Collected data entries
★ ★ ★ ★ ★
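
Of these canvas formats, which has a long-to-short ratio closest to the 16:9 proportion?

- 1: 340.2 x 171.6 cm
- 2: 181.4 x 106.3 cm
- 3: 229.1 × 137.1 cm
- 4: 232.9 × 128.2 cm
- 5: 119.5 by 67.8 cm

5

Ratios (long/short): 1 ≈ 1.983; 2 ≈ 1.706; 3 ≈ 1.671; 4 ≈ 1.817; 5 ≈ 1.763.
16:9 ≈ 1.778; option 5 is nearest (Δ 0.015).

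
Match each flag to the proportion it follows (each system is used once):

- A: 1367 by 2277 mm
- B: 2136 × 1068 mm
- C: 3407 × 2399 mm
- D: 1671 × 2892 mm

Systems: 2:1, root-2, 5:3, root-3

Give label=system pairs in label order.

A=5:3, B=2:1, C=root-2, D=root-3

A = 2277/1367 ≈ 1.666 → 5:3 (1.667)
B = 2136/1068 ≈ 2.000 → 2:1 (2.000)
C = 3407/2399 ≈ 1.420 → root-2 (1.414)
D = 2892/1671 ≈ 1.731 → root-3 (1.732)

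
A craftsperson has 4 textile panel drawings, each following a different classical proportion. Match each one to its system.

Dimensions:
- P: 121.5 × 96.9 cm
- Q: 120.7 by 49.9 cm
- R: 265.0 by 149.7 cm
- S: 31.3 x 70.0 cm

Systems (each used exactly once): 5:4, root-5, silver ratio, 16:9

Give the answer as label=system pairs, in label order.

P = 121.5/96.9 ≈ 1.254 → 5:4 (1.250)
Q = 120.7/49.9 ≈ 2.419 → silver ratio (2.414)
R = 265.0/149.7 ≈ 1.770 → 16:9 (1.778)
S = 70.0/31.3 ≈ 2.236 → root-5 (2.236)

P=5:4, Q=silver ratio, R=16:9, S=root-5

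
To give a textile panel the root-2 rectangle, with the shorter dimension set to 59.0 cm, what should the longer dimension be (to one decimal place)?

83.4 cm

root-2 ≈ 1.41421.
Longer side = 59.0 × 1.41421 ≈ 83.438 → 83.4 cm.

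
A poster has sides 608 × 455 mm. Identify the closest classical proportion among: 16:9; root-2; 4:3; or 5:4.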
★ ★ ★ ★ ★
Work to complete
The line with "- 4: 232.9 × 128.2 cm" marks the end; reproduce exactly every line from the start of the entries up to it, that line included.

Answer to this problem
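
Of these canvas formats, which has a long-to-short ratio closest to the 16:9 proportion?

- 1: 340.2 x 171.6 cm
- 2: 181.4 x 106.3 cm
- 3: 229.1 × 137.1 cm
- 4: 232.9 × 128.2 cm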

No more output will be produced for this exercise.